Material shown:
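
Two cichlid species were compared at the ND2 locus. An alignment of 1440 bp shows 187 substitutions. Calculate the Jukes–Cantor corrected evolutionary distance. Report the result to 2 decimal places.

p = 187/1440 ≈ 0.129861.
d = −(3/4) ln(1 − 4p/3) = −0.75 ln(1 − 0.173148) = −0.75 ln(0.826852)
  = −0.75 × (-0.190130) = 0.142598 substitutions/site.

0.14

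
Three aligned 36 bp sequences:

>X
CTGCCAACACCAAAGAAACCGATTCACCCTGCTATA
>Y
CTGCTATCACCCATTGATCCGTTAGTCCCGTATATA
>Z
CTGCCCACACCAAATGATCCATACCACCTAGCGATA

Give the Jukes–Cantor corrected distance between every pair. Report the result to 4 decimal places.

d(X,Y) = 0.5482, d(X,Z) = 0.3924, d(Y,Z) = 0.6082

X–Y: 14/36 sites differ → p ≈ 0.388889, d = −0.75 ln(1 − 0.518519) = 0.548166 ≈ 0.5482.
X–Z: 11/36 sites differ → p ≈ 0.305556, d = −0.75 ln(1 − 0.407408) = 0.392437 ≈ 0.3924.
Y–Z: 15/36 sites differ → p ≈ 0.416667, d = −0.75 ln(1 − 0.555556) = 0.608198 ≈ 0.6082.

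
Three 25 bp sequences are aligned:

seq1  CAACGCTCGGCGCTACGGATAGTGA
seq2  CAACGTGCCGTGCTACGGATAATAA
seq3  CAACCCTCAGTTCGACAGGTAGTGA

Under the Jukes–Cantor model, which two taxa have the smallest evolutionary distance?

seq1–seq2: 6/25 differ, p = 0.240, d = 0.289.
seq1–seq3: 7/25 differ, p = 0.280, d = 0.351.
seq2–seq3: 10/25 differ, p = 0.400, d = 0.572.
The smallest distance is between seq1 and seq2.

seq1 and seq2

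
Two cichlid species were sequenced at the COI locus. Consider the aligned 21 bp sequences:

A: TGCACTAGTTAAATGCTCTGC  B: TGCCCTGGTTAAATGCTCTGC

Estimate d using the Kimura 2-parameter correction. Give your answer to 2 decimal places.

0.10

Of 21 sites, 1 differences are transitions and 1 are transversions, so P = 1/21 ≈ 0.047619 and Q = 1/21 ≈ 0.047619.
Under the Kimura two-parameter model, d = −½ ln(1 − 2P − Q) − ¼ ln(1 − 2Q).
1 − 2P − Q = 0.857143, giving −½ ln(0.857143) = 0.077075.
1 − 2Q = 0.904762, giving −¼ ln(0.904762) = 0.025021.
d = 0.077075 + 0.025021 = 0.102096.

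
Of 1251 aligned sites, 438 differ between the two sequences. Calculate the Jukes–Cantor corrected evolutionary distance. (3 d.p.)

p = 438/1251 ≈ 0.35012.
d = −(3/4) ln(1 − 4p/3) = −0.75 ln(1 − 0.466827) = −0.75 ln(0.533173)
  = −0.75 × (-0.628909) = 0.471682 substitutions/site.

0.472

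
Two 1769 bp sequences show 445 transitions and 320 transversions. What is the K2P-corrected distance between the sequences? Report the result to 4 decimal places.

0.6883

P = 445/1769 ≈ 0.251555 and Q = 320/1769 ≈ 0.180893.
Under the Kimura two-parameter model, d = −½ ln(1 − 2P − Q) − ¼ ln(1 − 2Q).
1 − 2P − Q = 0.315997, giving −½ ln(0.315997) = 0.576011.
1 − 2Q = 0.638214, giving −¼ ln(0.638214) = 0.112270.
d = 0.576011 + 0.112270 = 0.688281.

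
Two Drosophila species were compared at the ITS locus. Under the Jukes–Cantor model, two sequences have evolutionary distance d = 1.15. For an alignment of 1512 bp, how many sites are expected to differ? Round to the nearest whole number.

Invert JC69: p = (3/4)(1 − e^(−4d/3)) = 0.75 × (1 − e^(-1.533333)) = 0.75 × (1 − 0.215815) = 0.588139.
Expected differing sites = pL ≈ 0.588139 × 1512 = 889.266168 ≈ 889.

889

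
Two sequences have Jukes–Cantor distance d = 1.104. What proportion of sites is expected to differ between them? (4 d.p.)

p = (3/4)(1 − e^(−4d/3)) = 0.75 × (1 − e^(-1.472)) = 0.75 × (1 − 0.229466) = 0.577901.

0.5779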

What the task asks:
Select the lines from the entries that include the word "Three".

Response below:
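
Three aligned 36 bp sequences:
Three 25 bp sequences are aligned: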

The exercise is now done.